What you will do:
Every entry is to be printed again precisely as given.

■ ■ ■

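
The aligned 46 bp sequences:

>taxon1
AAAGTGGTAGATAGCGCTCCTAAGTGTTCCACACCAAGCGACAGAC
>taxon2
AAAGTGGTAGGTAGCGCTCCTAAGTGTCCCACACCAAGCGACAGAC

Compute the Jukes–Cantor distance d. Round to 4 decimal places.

The sequences differ at 2 of 46 sites (11, 28), so p = 2/46 ≈ 0.043478.
d = −(3/4) ln(1 − 4p/3) = −0.75 ln(1 − 0.057971) = −0.75 ln(0.942029)
  = −0.75 × (-0.059719) = 0.044789 substitutions/site.

0.0448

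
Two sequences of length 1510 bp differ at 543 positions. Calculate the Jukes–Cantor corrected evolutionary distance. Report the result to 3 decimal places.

0.490

p = 543/1510 ≈ 0.359603.
d = −(3/4) ln(1 − 4p/3) = −0.75 ln(1 − 0.479471) = −0.75 ln(0.520529)
  = −0.75 × (-0.652910) = 0.489683 substitutions/site.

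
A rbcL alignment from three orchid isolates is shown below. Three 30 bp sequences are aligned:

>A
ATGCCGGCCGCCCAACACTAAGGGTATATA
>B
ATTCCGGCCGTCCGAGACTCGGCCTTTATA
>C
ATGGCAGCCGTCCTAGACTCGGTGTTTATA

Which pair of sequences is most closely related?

B and C

A–B: 9/30 differ, p = 0.300, d = 0.383.
A–C: 9/30 differ, p = 0.300, d = 0.383.
B–C: 6/30 differ, p = 0.200, d = 0.233.
The smallest distance is between B and C.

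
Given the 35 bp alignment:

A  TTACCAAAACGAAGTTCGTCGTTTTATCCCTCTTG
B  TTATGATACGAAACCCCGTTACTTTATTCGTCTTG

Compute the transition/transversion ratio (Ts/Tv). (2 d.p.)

Transitions are A↔G and C↔T; transversions are all other mismatches.
Transitions: 8. Transversions: 6.
R = 8/6 = 1.333333… ≈ 1.33 (to 2 d.p.).

1.33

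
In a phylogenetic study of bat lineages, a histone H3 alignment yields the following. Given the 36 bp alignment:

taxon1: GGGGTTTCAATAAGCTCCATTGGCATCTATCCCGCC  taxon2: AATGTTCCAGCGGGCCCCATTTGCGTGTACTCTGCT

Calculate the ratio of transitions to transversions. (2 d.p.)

4.33

Transitions are A↔G and C↔T; transversions are all other mismatches.
Transitions: 13. Transversions: 3.
R = 13/3 = 4.333333… ≈ 4.33 (to 2 d.p.).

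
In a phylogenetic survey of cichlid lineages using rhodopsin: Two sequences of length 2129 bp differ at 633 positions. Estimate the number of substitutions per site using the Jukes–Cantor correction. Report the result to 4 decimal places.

0.3787

p = 633/2129 ≈ 0.297323.
d = −(3/4) ln(1 − 4p/3) = −0.75 ln(1 − 0.396431) = −0.75 ln(0.603569)
  = −0.75 × (-0.504895) = 0.378671 substitutions/site.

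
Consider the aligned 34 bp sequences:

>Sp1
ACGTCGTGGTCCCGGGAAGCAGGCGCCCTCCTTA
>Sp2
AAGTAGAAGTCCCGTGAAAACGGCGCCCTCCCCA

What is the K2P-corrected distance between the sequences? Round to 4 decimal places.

Of 34 sites, 4 differences are transitions and 6 are transversions, so P = 4/34 ≈ 0.117647 and Q = 6/34 ≈ 0.176471.
Under the Kimura two-parameter model, d = −½ ln(1 − 2P − Q) − ¼ ln(1 − 2Q).
1 − 2P − Q = 0.588235, giving −½ ln(0.588235) = 0.265314.
1 − 2Q = 0.647058, giving −¼ ln(0.647058) = 0.108830.
d = 0.265314 + 0.108830 = 0.374144.

0.3741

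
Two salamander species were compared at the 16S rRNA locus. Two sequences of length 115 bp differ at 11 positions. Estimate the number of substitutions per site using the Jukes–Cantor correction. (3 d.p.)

p = 11/115 ≈ 0.095652.
d = −(3/4) ln(1 − 4p/3) = −0.75 ln(1 − 0.127536) = −0.75 ln(0.872464)
  = −0.75 × (-0.136434) = 0.102326 substitutions/site.

0.102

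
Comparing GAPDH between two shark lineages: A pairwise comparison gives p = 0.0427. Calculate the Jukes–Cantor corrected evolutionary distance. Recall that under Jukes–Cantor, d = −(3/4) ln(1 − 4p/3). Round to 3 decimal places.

0.044

d = −(3/4) ln(1 − 4p/3) = −0.75 ln(1 − 0.056933) = −0.75 ln(0.943067)
  = −0.75 × (-0.058618) = 0.043964 substitutions/site.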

■ ■ ■

Solution to this exercise:
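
The aligned 46 bp sequences:

>taxon1
AAAGTGGTAGATAGCGCTCCTAAGTGTTCCACACCAAGCGACAGAC
>taxon2
AAAGTGGTAGGTAGCGCTCCTAAGTGTCCCACACCAAGCGACAGAC

Compute the Jukes–Cantor distance d. Round to 4 decimal places.

The sequences differ at 2 of 46 sites (11, 28), so p = 2/46 ≈ 0.043478.
d = −(3/4) ln(1 − 4p/3) = −0.75 ln(1 − 0.057971) = −0.75 ln(0.942029)
  = −0.75 × (-0.059719) = 0.044789 substitutions/site.

0.0448

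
Two sequences of length 1510 bp differ at 543 positions. Calculate the Jukes–Cantor corrected evolutionary distance. Report the result to 3 decimal places.

0.490

p = 543/1510 ≈ 0.359603.
d = −(3/4) ln(1 − 4p/3) = −0.75 ln(1 − 0.479471) = −0.75 ln(0.520529)
  = −0.75 × (-0.652910) = 0.489683 substitutions/site.

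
A rbcL alignment from three orchid isolates is shown below. Three 30 bp sequences are aligned:

>A
ATGCCGGCCGCCCAACACTAAGGGTATATA
>B
ATTCCGGCCGTCCGAGACTCGGCCTTTATA
>C
ATGGCAGCCGTCCTAGACTCGGTGTTTATA

Which pair of sequences is most closely related?

B and C

A–B: 9/30 differ, p = 0.300, d = 0.383.
A–C: 9/30 differ, p = 0.300, d = 0.383.
B–C: 6/30 differ, p = 0.200, d = 0.233.
The smallest distance is between B and C.

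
Given the 35 bp alignment:

A  TTACCAAAACGAAGTTCGTCGTTTTATCCCTCTTG
B  TTATGATACGAAACCCCGTTACTTTATTCGTCTTG

Compute the transition/transversion ratio (Ts/Tv). (2 d.p.)

Transitions are A↔G and C↔T; transversions are all other mismatches.
Transitions: 8. Transversions: 6.
R = 8/6 = 1.333333… ≈ 1.33 (to 2 d.p.).

1.33

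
In a phylogenetic study of bat lineages, a histone H3 alignment yields the following. Given the 36 bp alignment:

taxon1: GGGGTTTCAATAAGCTCCATTGGCATCTATCCCGCC  taxon2: AATGTTCCAGCGGGCCCCATTTGCGTGTACTCTGCT

Calculate the ratio of transitions to transversions. (2 d.p.)

4.33

Transitions are A↔G and C↔T; transversions are all other mismatches.
Transitions: 13. Transversions: 3.
R = 13/3 = 4.333333… ≈ 4.33 (to 2 d.p.).

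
In a phylogenetic survey of cichlid lineages using rhodopsin: Two sequences of length 2129 bp differ at 633 positions. Estimate the number of substitutions per site using the Jukes–Cantor correction. Report the result to 4 decimal places.

0.3787

p = 633/2129 ≈ 0.297323.
d = −(3/4) ln(1 − 4p/3) = −0.75 ln(1 − 0.396431) = −0.75 ln(0.603569)
  = −0.75 × (-0.504895) = 0.378671 substitutions/site.

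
Consider the aligned 34 bp sequences:

>Sp1
ACGTCGTGGTCCCGGGAAGCAGGCGCCCTCCTTA
>Sp2
AAGTAGAAGTCCCGTGAAAACGGCGCCCTCCCCA

What is the K2P-corrected distance between the sequences? Round to 4 decimal places.

Of 34 sites, 4 differences are transitions and 6 are transversions, so P = 4/34 ≈ 0.117647 and Q = 6/34 ≈ 0.176471.
Under the Kimura two-parameter model, d = −½ ln(1 − 2P − Q) − ¼ ln(1 − 2Q).
1 − 2P − Q = 0.588235, giving −½ ln(0.588235) = 0.265314.
1 − 2Q = 0.647058, giving −¼ ln(0.647058) = 0.108830.
d = 0.265314 + 0.108830 = 0.374144.

0.3741

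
Two salamander species were compared at the 16S rRNA locus. Two sequences of length 115 bp differ at 11 positions. Estimate the number of substitutions per site using the Jukes–Cantor correction. (3 d.p.)

p = 11/115 ≈ 0.095652.
d = −(3/4) ln(1 − 4p/3) = −0.75 ln(1 − 0.127536) = −0.75 ln(0.872464)
  = −0.75 × (-0.136434) = 0.102326 substitutions/site.

0.102

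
Comparing GAPDH between two shark lineages: A pairwise comparison gives p = 0.0427. Calculate the Jukes–Cantor corrected evolutionary distance. Recall that under Jukes–Cantor, d = −(3/4) ln(1 − 4p/3). Round to 3 decimal places.

0.044

d = −(3/4) ln(1 − 4p/3) = −0.75 ln(1 − 0.056933) = −0.75 ln(0.943067)
  = −0.75 × (-0.058618) = 0.043964 substitutions/site.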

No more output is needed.